EXERCISE — Whenever a line in the entries below contains "Given", copy that line.

Collection entries:
*-*-*

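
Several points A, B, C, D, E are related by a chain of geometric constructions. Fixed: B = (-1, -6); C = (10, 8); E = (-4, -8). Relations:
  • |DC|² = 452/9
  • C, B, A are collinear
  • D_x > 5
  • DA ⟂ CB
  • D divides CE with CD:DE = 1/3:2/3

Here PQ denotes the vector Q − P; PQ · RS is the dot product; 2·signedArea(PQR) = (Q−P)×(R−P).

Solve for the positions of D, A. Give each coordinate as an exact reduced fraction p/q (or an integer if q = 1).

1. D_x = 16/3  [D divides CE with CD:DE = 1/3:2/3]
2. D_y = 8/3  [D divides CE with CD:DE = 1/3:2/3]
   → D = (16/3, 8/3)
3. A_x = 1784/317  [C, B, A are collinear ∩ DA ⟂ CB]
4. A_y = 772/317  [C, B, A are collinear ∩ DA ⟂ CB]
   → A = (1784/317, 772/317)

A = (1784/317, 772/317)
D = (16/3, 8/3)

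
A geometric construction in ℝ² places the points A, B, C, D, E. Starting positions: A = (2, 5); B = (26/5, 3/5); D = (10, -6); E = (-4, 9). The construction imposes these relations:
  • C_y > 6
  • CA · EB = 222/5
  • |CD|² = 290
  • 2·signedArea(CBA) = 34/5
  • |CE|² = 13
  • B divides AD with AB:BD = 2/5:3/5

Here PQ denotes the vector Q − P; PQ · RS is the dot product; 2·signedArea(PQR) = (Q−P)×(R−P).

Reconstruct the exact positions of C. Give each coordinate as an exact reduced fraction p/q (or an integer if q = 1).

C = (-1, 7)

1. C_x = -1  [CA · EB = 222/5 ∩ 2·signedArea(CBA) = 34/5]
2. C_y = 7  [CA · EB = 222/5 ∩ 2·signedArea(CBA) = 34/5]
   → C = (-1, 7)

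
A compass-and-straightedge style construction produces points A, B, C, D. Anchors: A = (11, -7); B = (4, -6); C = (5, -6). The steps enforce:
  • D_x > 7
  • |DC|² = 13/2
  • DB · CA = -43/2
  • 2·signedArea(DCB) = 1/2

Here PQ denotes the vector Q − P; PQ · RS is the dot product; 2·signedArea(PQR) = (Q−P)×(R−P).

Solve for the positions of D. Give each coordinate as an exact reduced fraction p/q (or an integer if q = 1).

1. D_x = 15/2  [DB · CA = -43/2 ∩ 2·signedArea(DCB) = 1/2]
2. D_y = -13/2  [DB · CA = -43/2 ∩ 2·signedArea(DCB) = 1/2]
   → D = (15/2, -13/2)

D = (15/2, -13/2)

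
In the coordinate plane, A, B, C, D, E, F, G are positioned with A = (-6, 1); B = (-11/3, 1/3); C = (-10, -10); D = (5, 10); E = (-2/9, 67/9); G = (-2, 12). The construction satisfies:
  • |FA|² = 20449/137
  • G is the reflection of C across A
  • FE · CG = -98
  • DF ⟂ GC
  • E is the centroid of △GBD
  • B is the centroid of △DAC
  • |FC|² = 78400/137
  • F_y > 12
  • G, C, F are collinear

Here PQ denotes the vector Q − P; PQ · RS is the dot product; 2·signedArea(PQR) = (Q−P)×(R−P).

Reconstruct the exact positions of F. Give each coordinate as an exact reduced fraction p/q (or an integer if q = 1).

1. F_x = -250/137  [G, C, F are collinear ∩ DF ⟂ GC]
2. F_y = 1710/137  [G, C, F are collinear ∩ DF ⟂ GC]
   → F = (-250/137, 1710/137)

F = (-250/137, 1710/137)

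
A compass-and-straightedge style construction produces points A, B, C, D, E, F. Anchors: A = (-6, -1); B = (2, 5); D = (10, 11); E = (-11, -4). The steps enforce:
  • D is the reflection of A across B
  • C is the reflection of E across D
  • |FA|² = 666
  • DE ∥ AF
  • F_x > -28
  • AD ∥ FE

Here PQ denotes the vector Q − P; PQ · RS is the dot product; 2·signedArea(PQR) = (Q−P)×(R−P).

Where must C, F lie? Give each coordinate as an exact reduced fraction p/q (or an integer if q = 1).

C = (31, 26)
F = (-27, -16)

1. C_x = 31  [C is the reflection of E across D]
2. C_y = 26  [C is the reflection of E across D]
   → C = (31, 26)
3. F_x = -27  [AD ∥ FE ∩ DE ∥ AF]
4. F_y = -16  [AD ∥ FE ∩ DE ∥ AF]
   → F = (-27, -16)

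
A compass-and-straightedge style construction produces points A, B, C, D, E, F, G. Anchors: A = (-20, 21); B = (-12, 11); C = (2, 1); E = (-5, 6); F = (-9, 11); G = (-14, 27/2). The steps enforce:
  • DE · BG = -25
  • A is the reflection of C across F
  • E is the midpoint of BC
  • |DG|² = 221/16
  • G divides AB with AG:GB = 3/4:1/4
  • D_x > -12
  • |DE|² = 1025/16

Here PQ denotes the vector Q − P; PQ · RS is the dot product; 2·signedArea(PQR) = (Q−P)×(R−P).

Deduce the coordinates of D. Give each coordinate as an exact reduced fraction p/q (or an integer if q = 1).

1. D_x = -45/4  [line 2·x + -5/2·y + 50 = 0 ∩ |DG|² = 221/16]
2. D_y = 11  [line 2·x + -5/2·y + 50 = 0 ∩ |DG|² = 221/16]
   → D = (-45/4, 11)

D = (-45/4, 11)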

*-*-*

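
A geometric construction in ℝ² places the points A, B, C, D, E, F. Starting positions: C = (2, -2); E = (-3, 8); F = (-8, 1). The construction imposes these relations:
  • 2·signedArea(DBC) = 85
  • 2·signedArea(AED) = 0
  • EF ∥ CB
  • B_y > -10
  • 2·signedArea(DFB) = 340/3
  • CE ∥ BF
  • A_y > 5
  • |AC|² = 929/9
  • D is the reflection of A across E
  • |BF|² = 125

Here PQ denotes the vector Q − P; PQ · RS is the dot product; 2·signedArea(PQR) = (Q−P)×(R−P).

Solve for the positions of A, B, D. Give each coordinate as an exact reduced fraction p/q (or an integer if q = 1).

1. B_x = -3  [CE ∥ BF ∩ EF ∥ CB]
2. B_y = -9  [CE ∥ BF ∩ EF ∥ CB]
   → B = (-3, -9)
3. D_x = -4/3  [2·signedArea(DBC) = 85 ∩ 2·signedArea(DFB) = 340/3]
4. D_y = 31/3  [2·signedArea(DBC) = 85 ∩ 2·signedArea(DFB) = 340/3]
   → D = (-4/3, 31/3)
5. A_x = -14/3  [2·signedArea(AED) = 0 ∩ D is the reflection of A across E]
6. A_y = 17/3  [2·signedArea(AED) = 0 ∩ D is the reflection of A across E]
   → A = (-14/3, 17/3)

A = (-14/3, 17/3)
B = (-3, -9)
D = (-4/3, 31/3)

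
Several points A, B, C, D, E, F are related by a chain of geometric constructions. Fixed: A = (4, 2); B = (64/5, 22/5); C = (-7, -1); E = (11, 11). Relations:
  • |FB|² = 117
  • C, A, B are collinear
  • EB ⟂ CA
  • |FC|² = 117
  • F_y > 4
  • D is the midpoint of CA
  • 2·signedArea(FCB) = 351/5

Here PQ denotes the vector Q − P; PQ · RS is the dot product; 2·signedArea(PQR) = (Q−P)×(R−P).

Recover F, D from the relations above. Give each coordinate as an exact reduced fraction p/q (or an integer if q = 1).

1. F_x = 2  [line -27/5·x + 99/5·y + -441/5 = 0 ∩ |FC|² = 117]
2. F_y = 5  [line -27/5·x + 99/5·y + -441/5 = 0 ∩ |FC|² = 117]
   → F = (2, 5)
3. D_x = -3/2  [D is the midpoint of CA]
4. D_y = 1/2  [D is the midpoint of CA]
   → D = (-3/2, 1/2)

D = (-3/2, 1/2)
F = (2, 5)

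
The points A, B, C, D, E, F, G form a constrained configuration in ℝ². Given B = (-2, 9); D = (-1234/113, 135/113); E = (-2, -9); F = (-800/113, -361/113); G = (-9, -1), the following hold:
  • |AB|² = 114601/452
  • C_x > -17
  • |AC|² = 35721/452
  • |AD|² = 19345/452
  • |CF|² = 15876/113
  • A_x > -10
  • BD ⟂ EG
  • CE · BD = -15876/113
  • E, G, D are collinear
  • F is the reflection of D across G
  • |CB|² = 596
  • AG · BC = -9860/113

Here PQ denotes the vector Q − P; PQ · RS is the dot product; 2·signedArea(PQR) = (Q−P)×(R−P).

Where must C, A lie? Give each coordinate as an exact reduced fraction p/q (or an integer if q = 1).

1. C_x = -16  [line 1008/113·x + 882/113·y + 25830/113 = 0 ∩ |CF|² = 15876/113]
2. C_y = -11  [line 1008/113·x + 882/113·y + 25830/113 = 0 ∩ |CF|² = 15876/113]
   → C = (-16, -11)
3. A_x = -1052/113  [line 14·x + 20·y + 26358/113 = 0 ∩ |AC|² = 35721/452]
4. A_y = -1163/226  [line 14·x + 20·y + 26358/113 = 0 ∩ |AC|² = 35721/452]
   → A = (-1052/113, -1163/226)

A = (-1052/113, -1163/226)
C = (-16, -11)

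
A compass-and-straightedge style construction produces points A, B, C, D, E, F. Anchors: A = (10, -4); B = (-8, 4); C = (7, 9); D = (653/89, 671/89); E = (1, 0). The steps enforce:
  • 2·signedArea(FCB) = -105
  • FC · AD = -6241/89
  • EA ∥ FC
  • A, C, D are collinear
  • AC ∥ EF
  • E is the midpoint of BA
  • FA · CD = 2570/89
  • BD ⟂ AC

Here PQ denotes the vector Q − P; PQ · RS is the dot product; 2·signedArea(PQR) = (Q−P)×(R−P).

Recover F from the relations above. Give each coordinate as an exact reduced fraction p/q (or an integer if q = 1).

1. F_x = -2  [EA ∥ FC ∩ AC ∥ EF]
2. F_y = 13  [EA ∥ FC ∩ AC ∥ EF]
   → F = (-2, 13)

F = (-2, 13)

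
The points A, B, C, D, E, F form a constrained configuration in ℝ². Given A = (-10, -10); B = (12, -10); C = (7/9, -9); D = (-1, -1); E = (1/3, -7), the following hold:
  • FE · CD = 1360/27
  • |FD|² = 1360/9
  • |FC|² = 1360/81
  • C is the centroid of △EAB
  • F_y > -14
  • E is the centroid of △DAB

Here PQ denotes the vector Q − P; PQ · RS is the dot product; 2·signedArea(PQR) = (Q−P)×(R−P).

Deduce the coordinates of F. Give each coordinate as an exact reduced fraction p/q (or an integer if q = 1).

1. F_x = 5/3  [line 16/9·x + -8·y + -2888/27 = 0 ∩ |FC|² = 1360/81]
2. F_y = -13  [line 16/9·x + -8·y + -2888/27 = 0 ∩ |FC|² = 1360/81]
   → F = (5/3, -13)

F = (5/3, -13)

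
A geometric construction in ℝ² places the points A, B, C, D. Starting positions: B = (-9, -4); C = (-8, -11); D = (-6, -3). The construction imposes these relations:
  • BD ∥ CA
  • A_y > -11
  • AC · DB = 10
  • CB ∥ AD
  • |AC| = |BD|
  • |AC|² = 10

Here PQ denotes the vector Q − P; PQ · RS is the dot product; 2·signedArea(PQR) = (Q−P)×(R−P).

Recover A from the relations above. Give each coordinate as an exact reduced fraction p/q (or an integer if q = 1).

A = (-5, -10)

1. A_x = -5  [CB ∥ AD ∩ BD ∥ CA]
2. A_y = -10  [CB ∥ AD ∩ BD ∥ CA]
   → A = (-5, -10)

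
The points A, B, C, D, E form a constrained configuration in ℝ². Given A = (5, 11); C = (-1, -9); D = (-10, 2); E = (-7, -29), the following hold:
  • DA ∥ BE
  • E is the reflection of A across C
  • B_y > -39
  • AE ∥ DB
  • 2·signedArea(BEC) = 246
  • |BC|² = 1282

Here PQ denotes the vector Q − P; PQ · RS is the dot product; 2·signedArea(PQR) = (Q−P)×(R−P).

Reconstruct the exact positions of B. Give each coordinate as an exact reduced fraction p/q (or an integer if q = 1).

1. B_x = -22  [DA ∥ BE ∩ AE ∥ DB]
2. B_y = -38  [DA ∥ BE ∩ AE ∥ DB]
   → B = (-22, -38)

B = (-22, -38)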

*-*-*

ANSWER SPACE —
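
The points A, B, C, D, E, F, G form a constrained configuration in ℝ². Given B = (-2, 9); D = (-1234/113, 135/113); E = (-2, -9); F = (-800/113, -361/113); G = (-9, -1), the following hold:
The points A, B, C, D, E, F form a constrained configuration in ℝ². Given A = (-10, -10); B = (12, -10); C = (7/9, -9); D = (-1, -1); E = (1/3, -7), the following hold:
The points A, B, C, D, E form a constrained configuration in ℝ². Given A = (5, 11); C = (-1, -9); D = (-10, 2); E = (-7, -29), the following hold: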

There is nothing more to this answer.